*WHAT THE TASK ASKS*
In the response, the entries must appear exactly as supplied.

*DATA SECTION*
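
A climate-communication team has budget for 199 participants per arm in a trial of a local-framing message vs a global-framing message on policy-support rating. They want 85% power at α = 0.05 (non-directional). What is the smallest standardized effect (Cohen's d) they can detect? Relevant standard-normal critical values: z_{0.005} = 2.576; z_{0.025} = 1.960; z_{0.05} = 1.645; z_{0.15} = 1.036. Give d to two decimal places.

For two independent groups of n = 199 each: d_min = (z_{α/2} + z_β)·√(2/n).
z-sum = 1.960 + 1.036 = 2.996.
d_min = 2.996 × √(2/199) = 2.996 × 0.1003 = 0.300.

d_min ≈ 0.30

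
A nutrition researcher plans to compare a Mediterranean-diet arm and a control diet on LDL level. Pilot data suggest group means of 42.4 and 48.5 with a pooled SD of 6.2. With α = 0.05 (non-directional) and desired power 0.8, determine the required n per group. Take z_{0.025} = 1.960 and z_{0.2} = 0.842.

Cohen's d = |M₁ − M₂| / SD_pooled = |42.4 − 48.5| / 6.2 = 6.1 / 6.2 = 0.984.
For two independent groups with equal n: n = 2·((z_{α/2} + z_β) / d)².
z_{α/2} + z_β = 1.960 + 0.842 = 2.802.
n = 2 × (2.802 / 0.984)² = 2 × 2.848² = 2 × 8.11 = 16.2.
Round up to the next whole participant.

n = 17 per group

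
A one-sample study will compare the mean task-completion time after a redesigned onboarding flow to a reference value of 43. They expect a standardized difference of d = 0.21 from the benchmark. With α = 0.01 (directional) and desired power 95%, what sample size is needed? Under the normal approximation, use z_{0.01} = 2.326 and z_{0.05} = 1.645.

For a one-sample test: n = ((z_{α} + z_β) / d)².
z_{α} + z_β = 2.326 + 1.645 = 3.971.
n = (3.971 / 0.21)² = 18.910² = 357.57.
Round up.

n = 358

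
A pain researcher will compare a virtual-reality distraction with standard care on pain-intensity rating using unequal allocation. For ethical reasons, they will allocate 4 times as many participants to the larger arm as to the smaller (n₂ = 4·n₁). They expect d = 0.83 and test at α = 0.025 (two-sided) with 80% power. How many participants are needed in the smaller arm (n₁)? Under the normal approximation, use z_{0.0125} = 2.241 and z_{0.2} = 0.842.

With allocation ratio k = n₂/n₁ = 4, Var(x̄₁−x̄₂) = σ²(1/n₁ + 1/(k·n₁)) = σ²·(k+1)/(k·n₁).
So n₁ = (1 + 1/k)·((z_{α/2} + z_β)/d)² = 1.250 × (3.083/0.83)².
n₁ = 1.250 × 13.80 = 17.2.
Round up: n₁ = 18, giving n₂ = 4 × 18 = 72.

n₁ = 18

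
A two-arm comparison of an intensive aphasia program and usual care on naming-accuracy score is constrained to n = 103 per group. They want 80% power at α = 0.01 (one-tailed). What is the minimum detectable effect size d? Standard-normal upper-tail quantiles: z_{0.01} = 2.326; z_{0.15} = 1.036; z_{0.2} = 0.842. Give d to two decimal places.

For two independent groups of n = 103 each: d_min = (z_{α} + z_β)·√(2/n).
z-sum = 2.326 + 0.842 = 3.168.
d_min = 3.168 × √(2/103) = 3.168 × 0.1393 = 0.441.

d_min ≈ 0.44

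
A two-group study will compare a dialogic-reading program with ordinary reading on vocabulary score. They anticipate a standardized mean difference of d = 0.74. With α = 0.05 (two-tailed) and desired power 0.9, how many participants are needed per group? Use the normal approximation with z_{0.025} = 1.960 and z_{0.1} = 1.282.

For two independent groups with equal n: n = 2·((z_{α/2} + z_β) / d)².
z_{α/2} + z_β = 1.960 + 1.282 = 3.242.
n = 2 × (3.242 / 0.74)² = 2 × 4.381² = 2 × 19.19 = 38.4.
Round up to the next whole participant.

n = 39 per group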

*RESULT*
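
A climate-communication team has budget for 199 participants per arm in a trial of a local-framing message vs a global-framing message on policy-support rating. They want 85% power at α = 0.05 (non-directional). What is the smallest standardized effect (Cohen's d) they can detect? Relevant standard-normal critical values: z_{0.005} = 2.576; z_{0.025} = 1.960; z_{0.05} = 1.645; z_{0.15} = 1.036. Give d to two decimal places.

For two independent groups of n = 199 each: d_min = (z_{α/2} + z_β)·√(2/n).
z-sum = 1.960 + 1.036 = 2.996.
d_min = 2.996 × √(2/199) = 2.996 × 0.1003 = 0.300.

d_min ≈ 0.30

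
A nutrition researcher plans to compare a Mediterranean-diet arm and a control diet on LDL level. Pilot data suggest group means of 42.4 and 48.5 with a pooled SD of 6.2. With α = 0.05 (non-directional) and desired power 0.8, determine the required n per group. Take z_{0.025} = 1.960 and z_{0.2} = 0.842.

Cohen's d = |M₁ − M₂| / SD_pooled = |42.4 − 48.5| / 6.2 = 6.1 / 6.2 = 0.984.
For two independent groups with equal n: n = 2·((z_{α/2} + z_β) / d)².
z_{α/2} + z_β = 1.960 + 0.842 = 2.802.
n = 2 × (2.802 / 0.984)² = 2 × 2.848² = 2 × 8.11 = 16.2.
Round up to the next whole participant.

n = 17 per group

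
A one-sample study will compare the mean task-completion time after a redesigned onboarding flow to a reference value of 43. They expect a standardized difference of d = 0.21 from the benchmark. With α = 0.01 (directional) and desired power 95%, what sample size is needed? Under the normal approximation, use z_{0.01} = 2.326 and z_{0.05} = 1.645.

For a one-sample test: n = ((z_{α} + z_β) / d)².
z_{α} + z_β = 2.326 + 1.645 = 3.971.
n = (3.971 / 0.21)² = 18.910² = 357.57.
Round up.

n = 358

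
A pain researcher will compare a virtual-reality distraction with standard care on pain-intensity rating using unequal allocation. For ethical reasons, they will allocate 4 times as many participants to the larger arm as to the smaller (n₂ = 4·n₁). They expect d = 0.83 and test at α = 0.025 (two-sided) with 80% power. How many participants are needed in the smaller arm (n₁)? Under the normal approximation, use z_{0.0125} = 2.241 and z_{0.2} = 0.842.

With allocation ratio k = n₂/n₁ = 4, Var(x̄₁−x̄₂) = σ²(1/n₁ + 1/(k·n₁)) = σ²·(k+1)/(k·n₁).
So n₁ = (1 + 1/k)·((z_{α/2} + z_β)/d)² = 1.250 × (3.083/0.83)².
n₁ = 1.250 × 13.80 = 17.2.
Round up: n₁ = 18, giving n₂ = 4 × 18 = 72.

n₁ = 18

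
A two-arm comparison of an intensive aphasia program and usual care on naming-accuracy score is constrained to n = 103 per group. They want 80% power at α = 0.01 (one-tailed). What is the minimum detectable effect size d? Standard-normal upper-tail quantiles: z_{0.01} = 2.326; z_{0.15} = 1.036; z_{0.2} = 0.842. Give d to two decimal places.

For two independent groups of n = 103 each: d_min = (z_{α} + z_β)·√(2/n).
z-sum = 2.326 + 0.842 = 3.168.
d_min = 3.168 × √(2/103) = 3.168 × 0.1393 = 0.441.

d_min ≈ 0.44

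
A two-group study will compare a dialogic-reading program with ordinary reading on vocabulary score. They anticipate a standardized mean difference of d = 0.74. With α = 0.05 (two-tailed) and desired power 0.9, how many participants are needed per group? Use the normal approximation with z_{0.025} = 1.960 and z_{0.1} = 1.282.

For two independent groups with equal n: n = 2·((z_{α/2} + z_β) / d)².
z_{α/2} + z_β = 1.960 + 1.282 = 3.242.
n = 2 × (3.242 / 0.74)² = 2 × 4.381² = 2 × 19.19 = 38.4.
Round up to the next whole participant.

n = 39 per group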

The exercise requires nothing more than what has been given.